*YOUR ASSIGNMENT:* Repeat the data that follows, keeping every character intact.

*GIVEN RECORDS:*

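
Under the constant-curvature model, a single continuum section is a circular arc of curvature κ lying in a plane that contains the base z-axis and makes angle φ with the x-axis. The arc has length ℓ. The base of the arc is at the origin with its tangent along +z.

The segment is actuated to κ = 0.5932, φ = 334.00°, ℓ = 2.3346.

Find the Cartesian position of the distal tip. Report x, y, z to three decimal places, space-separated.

θ = κ·ℓ = 0.5932 × 2.3346 = 1.38488 rad
ρ = (1 − cos θ)/κ = (1 − 0.18484)/0.5932 = 1.37417
z = sin θ / κ = 0.98277/0.5932 = 1.65672
x = ρ cos φ = 1.37417 × cos(334.00°) = 1.23510
y = ρ sin φ = 1.37417 × sin(334.00°) = -0.60240

1.235 -0.602 1.657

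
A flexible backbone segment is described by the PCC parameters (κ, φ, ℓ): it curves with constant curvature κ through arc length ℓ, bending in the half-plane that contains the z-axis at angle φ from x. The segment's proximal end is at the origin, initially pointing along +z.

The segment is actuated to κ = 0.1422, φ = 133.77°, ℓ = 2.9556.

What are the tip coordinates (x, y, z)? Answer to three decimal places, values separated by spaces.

-0.423 0.442 2.869

θ = κ·ℓ = 0.1422 × 2.9556 = 0.42029 rad
ρ = (1 − cos θ)/κ = (1 − 0.91297)/0.1422 = 0.61201
z = sin θ / κ = 0.40802/0.1422 = 2.86935
x = ρ cos φ = 0.61201 × cos(133.77°) = -0.42337
y = ρ sin φ = 0.61201 × sin(133.77°) = 0.44195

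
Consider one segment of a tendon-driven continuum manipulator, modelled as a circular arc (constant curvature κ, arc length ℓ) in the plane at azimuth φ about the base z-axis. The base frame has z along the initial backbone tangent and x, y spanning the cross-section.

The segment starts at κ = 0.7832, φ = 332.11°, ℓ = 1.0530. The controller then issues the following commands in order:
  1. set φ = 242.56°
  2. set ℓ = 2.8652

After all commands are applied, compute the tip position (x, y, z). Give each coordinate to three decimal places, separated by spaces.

-0.955 -1.840 0.998

initial: κ=0.7832, φ=332.11°, ℓ=1.0530
cmd 1: set φ=242.56° → (κ,φ,ℓ)=(0.7832,242.56°,1.0530) → tip=(-0.1890,-0.3640,0.9376)
cmd 2: set ℓ=2.8652 → (κ,φ,ℓ)=(0.7832,242.56°,2.8652) → tip=(-0.9552,-1.8397,0.9982)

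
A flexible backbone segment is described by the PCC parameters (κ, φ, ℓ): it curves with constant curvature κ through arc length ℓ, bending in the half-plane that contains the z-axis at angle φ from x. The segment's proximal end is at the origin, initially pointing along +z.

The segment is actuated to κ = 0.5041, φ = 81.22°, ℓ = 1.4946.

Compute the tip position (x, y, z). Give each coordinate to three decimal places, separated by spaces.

0.082 0.531 1.357

θ = κ·ℓ = 0.5041 × 1.4946 = 0.75343 rad
ρ = (1 − cos θ)/κ = (1 − 0.72935)/0.5041 = 0.53690
z = sin θ / κ = 0.68414/0.5041 = 1.35716
x = ρ cos φ = 0.53690 × cos(81.22°) = 0.08195
y = ρ sin φ = 0.53690 × sin(81.22°) = 0.53061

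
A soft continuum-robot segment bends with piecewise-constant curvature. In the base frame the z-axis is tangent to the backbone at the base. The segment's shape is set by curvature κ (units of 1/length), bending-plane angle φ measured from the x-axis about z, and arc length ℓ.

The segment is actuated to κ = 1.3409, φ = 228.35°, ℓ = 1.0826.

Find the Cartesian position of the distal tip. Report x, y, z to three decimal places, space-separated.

-0.437 -0.491 0.740

θ = κ·ℓ = 1.3409 × 1.0826 = 1.45166 rad
ρ = (1 − cos θ)/κ = (1 − 0.11886)/1.3409 = 0.65713
z = sin θ / κ = 0.99291/1.3409 = 0.74048
x = ρ cos φ = 0.65713 × cos(228.35°) = -0.43671
y = ρ sin φ = 0.65713 × sin(228.35°) = -0.49102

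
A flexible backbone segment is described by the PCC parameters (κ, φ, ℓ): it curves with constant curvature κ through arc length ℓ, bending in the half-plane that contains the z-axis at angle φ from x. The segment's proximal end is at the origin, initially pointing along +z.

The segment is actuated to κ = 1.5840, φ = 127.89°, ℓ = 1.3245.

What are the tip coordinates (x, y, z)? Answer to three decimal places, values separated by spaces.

θ = κ·ℓ = 1.5840 × 1.3245 = 2.09801 rad
ρ = (1 − cos θ)/κ = (1 − -0.50313)/1.5840 = 0.94894
z = sin θ / κ = 0.86421/1.5840 = 0.54559
x = ρ cos φ = 0.94894 × cos(127.89°) = -0.58279
y = ρ sin φ = 0.94894 × sin(127.89°) = 0.74890

-0.583 0.749 0.546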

*EXERCISE RESULT:*
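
Under the constant-curvature model, a single continuum section is a circular arc of curvature κ lying in a plane that contains the base z-axis and makes angle φ with the x-axis. The arc has length ℓ. The base of the arc is at the origin with its tangent along +z.

The segment is actuated to κ = 0.5932, φ = 334.00°, ℓ = 2.3346.

Find the Cartesian position of the distal tip. Report x, y, z to three decimal places, space-separated.

θ = κ·ℓ = 0.5932 × 2.3346 = 1.38488 rad
ρ = (1 − cos θ)/κ = (1 − 0.18484)/0.5932 = 1.37417
z = sin θ / κ = 0.98277/0.5932 = 1.65672
x = ρ cos φ = 1.37417 × cos(334.00°) = 1.23510
y = ρ sin φ = 1.37417 × sin(334.00°) = -0.60240

1.235 -0.602 1.657

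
A flexible backbone segment is described by the PCC parameters (κ, φ, ℓ): it curves with constant curvature κ through arc length ℓ, bending in the half-plane that contains the z-axis at angle φ from x. The segment's proximal end is at the origin, initially pointing along +z.

The segment is actuated to κ = 0.1422, φ = 133.77°, ℓ = 2.9556.

What are the tip coordinates (x, y, z)? Answer to three decimal places, values separated by spaces.

-0.423 0.442 2.869

θ = κ·ℓ = 0.1422 × 2.9556 = 0.42029 rad
ρ = (1 − cos θ)/κ = (1 − 0.91297)/0.1422 = 0.61201
z = sin θ / κ = 0.40802/0.1422 = 2.86935
x = ρ cos φ = 0.61201 × cos(133.77°) = -0.42337
y = ρ sin φ = 0.61201 × sin(133.77°) = 0.44195

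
Consider one segment of a tendon-driven continuum manipulator, modelled as a circular arc (constant curvature κ, arc length ℓ) in the plane at azimuth φ about the base z-axis. The base frame has z along the initial backbone tangent and x, y spanning the cross-section.

The segment starts at κ = 0.7832, φ = 332.11°, ℓ = 1.0530. The controller then issues the following commands in order:
  1. set φ = 242.56°
  2. set ℓ = 2.8652

After all commands are applied, compute the tip position (x, y, z). Give each coordinate to three decimal places, separated by spaces.

-0.955 -1.840 0.998

initial: κ=0.7832, φ=332.11°, ℓ=1.0530
cmd 1: set φ=242.56° → (κ,φ,ℓ)=(0.7832,242.56°,1.0530) → tip=(-0.1890,-0.3640,0.9376)
cmd 2: set ℓ=2.8652 → (κ,φ,ℓ)=(0.7832,242.56°,2.8652) → tip=(-0.9552,-1.8397,0.9982)

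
A flexible backbone segment is described by the PCC parameters (κ, φ, ℓ): it curves with constant curvature κ through arc length ℓ, bending in the half-plane that contains the z-axis at angle φ from x. The segment's proximal end is at the origin, initially pointing along +z.

The segment is actuated to κ = 0.5041, φ = 81.22°, ℓ = 1.4946.

Compute the tip position (x, y, z). Give each coordinate to three decimal places, separated by spaces.

0.082 0.531 1.357

θ = κ·ℓ = 0.5041 × 1.4946 = 0.75343 rad
ρ = (1 − cos θ)/κ = (1 − 0.72935)/0.5041 = 0.53690
z = sin θ / κ = 0.68414/0.5041 = 1.35716
x = ρ cos φ = 0.53690 × cos(81.22°) = 0.08195
y = ρ sin φ = 0.53690 × sin(81.22°) = 0.53061

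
A soft continuum-robot segment bends with piecewise-constant curvature. In the base frame the z-axis is tangent to the backbone at the base. The segment's shape is set by curvature κ (units of 1/length), bending-plane angle φ measured from the x-axis about z, and arc length ℓ.

The segment is actuated to κ = 1.3409, φ = 228.35°, ℓ = 1.0826.

Find the Cartesian position of the distal tip. Report x, y, z to three decimal places, space-separated.

-0.437 -0.491 0.740

θ = κ·ℓ = 1.3409 × 1.0826 = 1.45166 rad
ρ = (1 − cos θ)/κ = (1 − 0.11886)/1.3409 = 0.65713
z = sin θ / κ = 0.99291/1.3409 = 0.74048
x = ρ cos φ = 0.65713 × cos(228.35°) = -0.43671
y = ρ sin φ = 0.65713 × sin(228.35°) = -0.49102

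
A flexible backbone segment is described by the PCC parameters (κ, φ, ℓ): it curves with constant curvature κ through arc length ℓ, bending in the half-plane that contains the z-axis at angle φ from x. The segment's proximal end is at the origin, initially pointing along +z.

The segment is actuated to κ = 1.5840, φ = 127.89°, ℓ = 1.3245.

What are the tip coordinates (x, y, z)? Answer to three decimal places, values separated by spaces.

θ = κ·ℓ = 1.5840 × 1.3245 = 2.09801 rad
ρ = (1 − cos θ)/κ = (1 − -0.50313)/1.5840 = 0.94894
z = sin θ / κ = 0.86421/1.5840 = 0.54559
x = ρ cos φ = 0.94894 × cos(127.89°) = -0.58279
y = ρ sin φ = 0.94894 × sin(127.89°) = 0.74890

-0.583 0.749 0.546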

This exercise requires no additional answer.